■ What the exercise asks
So that the copy matches the original, retype each line of the material below exactly.
+ + + +
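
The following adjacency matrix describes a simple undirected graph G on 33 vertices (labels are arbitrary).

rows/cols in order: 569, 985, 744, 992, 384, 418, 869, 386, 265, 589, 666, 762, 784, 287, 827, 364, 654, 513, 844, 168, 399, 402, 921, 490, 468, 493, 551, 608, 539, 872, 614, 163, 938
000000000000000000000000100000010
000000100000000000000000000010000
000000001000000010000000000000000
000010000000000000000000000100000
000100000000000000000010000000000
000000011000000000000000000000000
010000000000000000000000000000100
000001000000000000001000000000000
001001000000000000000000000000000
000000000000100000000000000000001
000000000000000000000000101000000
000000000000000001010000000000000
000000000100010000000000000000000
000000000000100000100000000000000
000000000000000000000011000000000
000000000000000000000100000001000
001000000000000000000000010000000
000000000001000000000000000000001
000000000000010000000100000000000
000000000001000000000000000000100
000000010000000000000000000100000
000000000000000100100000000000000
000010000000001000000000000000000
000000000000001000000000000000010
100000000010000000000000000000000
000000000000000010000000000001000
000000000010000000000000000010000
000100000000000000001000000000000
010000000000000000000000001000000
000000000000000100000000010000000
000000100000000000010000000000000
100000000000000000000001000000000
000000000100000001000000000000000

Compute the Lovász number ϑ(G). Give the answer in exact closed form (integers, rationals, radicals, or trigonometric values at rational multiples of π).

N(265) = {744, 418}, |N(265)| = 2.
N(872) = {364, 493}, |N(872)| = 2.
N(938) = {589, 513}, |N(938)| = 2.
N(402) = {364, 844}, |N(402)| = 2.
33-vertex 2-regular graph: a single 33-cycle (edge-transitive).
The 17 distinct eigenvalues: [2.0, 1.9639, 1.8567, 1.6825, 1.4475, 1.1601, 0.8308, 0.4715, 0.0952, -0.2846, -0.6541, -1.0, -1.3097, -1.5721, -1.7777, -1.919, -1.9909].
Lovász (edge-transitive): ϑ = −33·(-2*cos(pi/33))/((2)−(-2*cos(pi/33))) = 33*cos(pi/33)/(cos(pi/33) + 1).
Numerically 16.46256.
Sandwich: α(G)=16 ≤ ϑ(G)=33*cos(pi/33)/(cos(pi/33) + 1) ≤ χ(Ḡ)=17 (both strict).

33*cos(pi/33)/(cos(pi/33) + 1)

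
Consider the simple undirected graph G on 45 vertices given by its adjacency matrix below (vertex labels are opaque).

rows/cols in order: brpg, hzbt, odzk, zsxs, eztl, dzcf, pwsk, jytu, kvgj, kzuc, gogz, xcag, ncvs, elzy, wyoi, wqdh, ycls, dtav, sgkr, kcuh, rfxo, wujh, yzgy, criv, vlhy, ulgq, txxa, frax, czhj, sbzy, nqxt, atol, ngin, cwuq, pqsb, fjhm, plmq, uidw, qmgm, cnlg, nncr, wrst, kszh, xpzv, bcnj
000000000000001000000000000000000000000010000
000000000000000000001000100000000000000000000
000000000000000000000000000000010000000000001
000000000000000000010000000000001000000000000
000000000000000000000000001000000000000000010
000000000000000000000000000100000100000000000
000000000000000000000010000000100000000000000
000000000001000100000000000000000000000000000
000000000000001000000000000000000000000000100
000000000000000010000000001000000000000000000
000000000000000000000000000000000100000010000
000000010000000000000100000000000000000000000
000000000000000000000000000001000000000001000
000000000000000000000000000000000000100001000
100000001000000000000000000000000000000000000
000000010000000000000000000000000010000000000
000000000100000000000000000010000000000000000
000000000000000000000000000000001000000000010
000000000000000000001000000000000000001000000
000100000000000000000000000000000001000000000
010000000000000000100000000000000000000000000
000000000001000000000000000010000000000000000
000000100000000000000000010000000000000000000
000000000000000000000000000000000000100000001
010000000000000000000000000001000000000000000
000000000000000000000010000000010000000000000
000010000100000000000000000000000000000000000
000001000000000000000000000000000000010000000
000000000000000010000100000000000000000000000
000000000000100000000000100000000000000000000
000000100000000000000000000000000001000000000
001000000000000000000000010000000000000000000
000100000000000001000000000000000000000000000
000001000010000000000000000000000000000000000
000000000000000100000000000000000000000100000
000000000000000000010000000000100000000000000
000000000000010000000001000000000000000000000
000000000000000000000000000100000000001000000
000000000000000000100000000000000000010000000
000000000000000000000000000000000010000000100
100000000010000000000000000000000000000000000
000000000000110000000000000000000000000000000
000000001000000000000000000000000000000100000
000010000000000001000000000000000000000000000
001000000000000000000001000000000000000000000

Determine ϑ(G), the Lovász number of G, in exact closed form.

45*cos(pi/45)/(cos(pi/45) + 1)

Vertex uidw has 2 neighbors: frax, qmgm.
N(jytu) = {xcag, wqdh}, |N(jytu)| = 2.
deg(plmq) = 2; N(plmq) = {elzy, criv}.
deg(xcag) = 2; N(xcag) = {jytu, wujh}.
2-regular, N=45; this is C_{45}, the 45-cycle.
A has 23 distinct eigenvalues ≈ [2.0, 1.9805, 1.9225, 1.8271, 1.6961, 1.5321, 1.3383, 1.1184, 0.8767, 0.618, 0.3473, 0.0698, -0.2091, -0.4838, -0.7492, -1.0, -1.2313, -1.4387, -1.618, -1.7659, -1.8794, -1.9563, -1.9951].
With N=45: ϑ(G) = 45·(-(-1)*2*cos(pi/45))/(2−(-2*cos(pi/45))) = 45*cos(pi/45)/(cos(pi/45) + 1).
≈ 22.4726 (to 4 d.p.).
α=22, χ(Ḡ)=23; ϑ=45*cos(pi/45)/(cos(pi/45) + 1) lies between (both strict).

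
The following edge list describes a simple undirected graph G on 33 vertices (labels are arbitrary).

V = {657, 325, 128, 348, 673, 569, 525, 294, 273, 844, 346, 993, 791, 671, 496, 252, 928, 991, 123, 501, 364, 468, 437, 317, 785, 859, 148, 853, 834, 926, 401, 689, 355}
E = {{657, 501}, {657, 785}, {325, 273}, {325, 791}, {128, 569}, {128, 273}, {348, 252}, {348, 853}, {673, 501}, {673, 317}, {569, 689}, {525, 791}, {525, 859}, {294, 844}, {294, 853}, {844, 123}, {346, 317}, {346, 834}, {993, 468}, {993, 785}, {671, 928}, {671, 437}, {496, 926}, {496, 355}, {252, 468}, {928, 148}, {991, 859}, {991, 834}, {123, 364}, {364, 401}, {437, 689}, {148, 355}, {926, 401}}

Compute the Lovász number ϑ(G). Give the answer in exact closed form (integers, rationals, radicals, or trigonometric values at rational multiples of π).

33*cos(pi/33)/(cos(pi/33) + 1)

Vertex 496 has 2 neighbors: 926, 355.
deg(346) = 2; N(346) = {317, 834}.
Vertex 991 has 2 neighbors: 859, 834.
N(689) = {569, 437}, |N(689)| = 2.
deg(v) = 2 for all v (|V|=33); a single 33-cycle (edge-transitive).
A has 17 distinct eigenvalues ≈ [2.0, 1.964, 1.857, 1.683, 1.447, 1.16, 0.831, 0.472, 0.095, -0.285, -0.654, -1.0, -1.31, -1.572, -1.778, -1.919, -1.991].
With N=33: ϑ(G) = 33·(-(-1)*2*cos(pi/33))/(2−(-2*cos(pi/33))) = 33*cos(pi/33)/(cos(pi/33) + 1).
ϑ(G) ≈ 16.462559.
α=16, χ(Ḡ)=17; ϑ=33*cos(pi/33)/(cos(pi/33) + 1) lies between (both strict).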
+ + + +
■ Exercise solution
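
The following adjacency matrix describes a simple undirected graph G on 33 vertices (labels are arbitrary).

rows/cols in order: 569, 985, 744, 992, 384, 418, 869, 386, 265, 589, 666, 762, 784, 287, 827, 364, 654, 513, 844, 168, 399, 402, 921, 490, 468, 493, 551, 608, 539, 872, 614, 163, 938
000000000000000000000000100000010
000000100000000000000000000010000
000000001000000010000000000000000
000010000000000000000000000100000
000100000000000000000010000000000
000000011000000000000000000000000
010000000000000000000000000000100
000001000000000000001000000000000
001001000000000000000000000000000
000000000000100000000000000000001
000000000000000000000000101000000
000000000000000001010000000000000
000000000100010000000000000000000
000000000000100000100000000000000
000000000000000000000011000000000
000000000000000000000100000001000
001000000000000000000000010000000
000000000001000000000000000000001
000000000000010000000100000000000
000000000001000000000000000000100
000000010000000000000000000100000
000000000000000100100000000000000
000010000000001000000000000000000
000000000000001000000000000000010
100000000010000000000000000000000
000000000000000010000000000001000
000000000010000000000000000010000
000100000000000000001000000000000
010000000000000000000000001000000
000000000000000100000000010000000
000000100000000000010000000000000
100000000000000000000001000000000
000000000100000001000000000000000

Compute the Lovász number ϑ(G). Give the answer in exact closed form (integers, rationals, radicals, or trigonometric values at rational multiples of π).

N(265) = {744, 418}, |N(265)| = 2.
N(872) = {364, 493}, |N(872)| = 2.
N(938) = {589, 513}, |N(938)| = 2.
N(402) = {364, 844}, |N(402)| = 2.
33-vertex 2-regular graph: a single 33-cycle (edge-transitive).
The 17 distinct eigenvalues: [2.0, 1.9639, 1.8567, 1.6825, 1.4475, 1.1601, 0.8308, 0.4715, 0.0952, -0.2846, -0.6541, -1.0, -1.3097, -1.5721, -1.7777, -1.919, -1.9909].
Lovász (edge-transitive): ϑ = −33·(-2*cos(pi/33))/((2)−(-2*cos(pi/33))) = 33*cos(pi/33)/(cos(pi/33) + 1).
Numerically 16.46256.
Sandwich: α(G)=16 ≤ ϑ(G)=33*cos(pi/33)/(cos(pi/33) + 1) ≤ χ(Ḡ)=17 (both strict).

33*cos(pi/33)/(cos(pi/33) + 1)

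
Consider the simple undirected graph G on 45 vertices given by its adjacency matrix below (vertex labels are opaque).

rows/cols in order: brpg, hzbt, odzk, zsxs, eztl, dzcf, pwsk, jytu, kvgj, kzuc, gogz, xcag, ncvs, elzy, wyoi, wqdh, ycls, dtav, sgkr, kcuh, rfxo, wujh, yzgy, criv, vlhy, ulgq, txxa, frax, czhj, sbzy, nqxt, atol, ngin, cwuq, pqsb, fjhm, plmq, uidw, qmgm, cnlg, nncr, wrst, kszh, xpzv, bcnj
000000000000001000000000000000000000000010000
000000000000000000001000100000000000000000000
000000000000000000000000000000010000000000001
000000000000000000010000000000001000000000000
000000000000000000000000001000000000000000010
000000000000000000000000000100000100000000000
000000000000000000000010000000100000000000000
000000000001000100000000000000000000000000000
000000000000001000000000000000000000000000100
000000000000000010000000001000000000000000000
000000000000000000000000000000000100000010000
000000010000000000000100000000000000000000000
000000000000000000000000000001000000000001000
000000000000000000000000000000000000100001000
100000001000000000000000000000000000000000000
000000010000000000000000000000000010000000000
000000000100000000000000000010000000000000000
000000000000000000000000000000001000000000010
000000000000000000001000000000000000001000000
000100000000000000000000000000000001000000000
010000000000000000100000000000000000000000000
000000000001000000000000000010000000000000000
000000100000000000000000010000000000000000000
000000000000000000000000000000000000100000001
010000000000000000000000000001000000000000000
000000000000000000000010000000010000000000000
000010000100000000000000000000000000000000000
000001000000000000000000000000000000010000000
000000000000000010000100000000000000000000000
000000000000100000000000100000000000000000000
000000100000000000000000000000000001000000000
001000000000000000000000010000000000000000000
000100000000000001000000000000000000000000000
000001000010000000000000000000000000000000000
000000000000000100000000000000000000000100000
000000000000000000010000000000100000000000000
000000000000010000000001000000000000000000000
000000000000000000000000000100000000001000000
000000000000000000100000000000000000010000000
000000000000000000000000000000000010000000100
100000000010000000000000000000000000000000000
000000000000110000000000000000000000000000000
000000001000000000000000000000000000000100000
000010000000000001000000000000000000000000000
001000000000000000000001000000000000000000000

Determine ϑ(G), the Lovász number of G, in exact closed form.

45*cos(pi/45)/(cos(pi/45) + 1)

Vertex uidw has 2 neighbors: frax, qmgm.
N(jytu) = {xcag, wqdh}, |N(jytu)| = 2.
deg(plmq) = 2; N(plmq) = {elzy, criv}.
deg(xcag) = 2; N(xcag) = {jytu, wujh}.
2-regular, N=45; this is C_{45}, the 45-cycle.
A has 23 distinct eigenvalues ≈ [2.0, 1.9805, 1.9225, 1.8271, 1.6961, 1.5321, 1.3383, 1.1184, 0.8767, 0.618, 0.3473, 0.0698, -0.2091, -0.4838, -0.7492, -1.0, -1.2313, -1.4387, -1.618, -1.7659, -1.8794, -1.9563, -1.9951].
With N=45: ϑ(G) = 45·(-(-1)*2*cos(pi/45))/(2−(-2*cos(pi/45))) = 45*cos(pi/45)/(cos(pi/45) + 1).
≈ 22.4726 (to 4 d.p.).
α=22, χ(Ḡ)=23; ϑ=45*cos(pi/45)/(cos(pi/45) + 1) lies between (both strict).

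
The following edge list describes a simple undirected graph G on 33 vertices (labels are arbitrary).

V = {657, 325, 128, 348, 673, 569, 525, 294, 273, 844, 346, 993, 791, 671, 496, 252, 928, 991, 123, 501, 364, 468, 437, 317, 785, 859, 148, 853, 834, 926, 401, 689, 355}
E = {{657, 501}, {657, 785}, {325, 273}, {325, 791}, {128, 569}, {128, 273}, {348, 252}, {348, 853}, {673, 501}, {673, 317}, {569, 689}, {525, 791}, {525, 859}, {294, 844}, {294, 853}, {844, 123}, {346, 317}, {346, 834}, {993, 468}, {993, 785}, {671, 928}, {671, 437}, {496, 926}, {496, 355}, {252, 468}, {928, 148}, {991, 859}, {991, 834}, {123, 364}, {364, 401}, {437, 689}, {148, 355}, {926, 401}}

Compute the Lovász number ϑ(G). Give the answer in exact closed form (integers, rationals, radicals, or trigonometric values at rational multiples of π).

33*cos(pi/33)/(cos(pi/33) + 1)

Vertex 496 has 2 neighbors: 926, 355.
deg(346) = 2; N(346) = {317, 834}.
Vertex 991 has 2 neighbors: 859, 834.
N(689) = {569, 437}, |N(689)| = 2.
deg(v) = 2 for all v (|V|=33); a single 33-cycle (edge-transitive).
A has 17 distinct eigenvalues ≈ [2.0, 1.964, 1.857, 1.683, 1.447, 1.16, 0.831, 0.472, 0.095, -0.285, -0.654, -1.0, -1.31, -1.572, -1.778, -1.919, -1.991].
With N=33: ϑ(G) = 33·(-(-1)*2*cos(pi/33))/(2−(-2*cos(pi/33))) = 33*cos(pi/33)/(cos(pi/33) + 1).
ϑ(G) ≈ 16.462559.
α=16, χ(Ḡ)=17; ϑ=33*cos(pi/33)/(cos(pi/33) + 1) lies between (both strict).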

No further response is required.